WHAT IS REQUIRED ::
Output each entry exactly; skip nothing.

INFORMATION SHOWN ::
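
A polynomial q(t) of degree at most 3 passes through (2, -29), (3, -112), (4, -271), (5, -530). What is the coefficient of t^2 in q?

Write q(t) = at^3 + bt^2 + ct + d. Substituting each data point gives a linear system:
  8a + 4b + 2c + d = -29
  27a + 9b + 3c + d = -112
  64a + 16b + 4c + d = -271
  125a + 25b + 5c + d = -530
Solving the system yields a = -4, b = -2, c = 3, d = 5.
So q(t) = -4t^3 - 2t^2 + 3t + 5.
The coefficient of t^2 is -2.

-2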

OUTPUT OF THE TASK ::
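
A polynomial q(t) of degree at most 3 passes through (2, -29), (3, -112), (4, -271), (5, -530). What is the coefficient of t^2 in q?

Write q(t) = at^3 + bt^2 + ct + d. Substituting each data point gives a linear system:
  8a + 4b + 2c + d = -29
  27a + 9b + 3c + d = -112
  64a + 16b + 4c + d = -271
  125a + 25b + 5c + d = -530
Solving the system yields a = -4, b = -2, c = 3, d = 5.
So q(t) = -4t^3 - 2t^2 + 3t + 5.
The coefficient of t^2 is -2.

-2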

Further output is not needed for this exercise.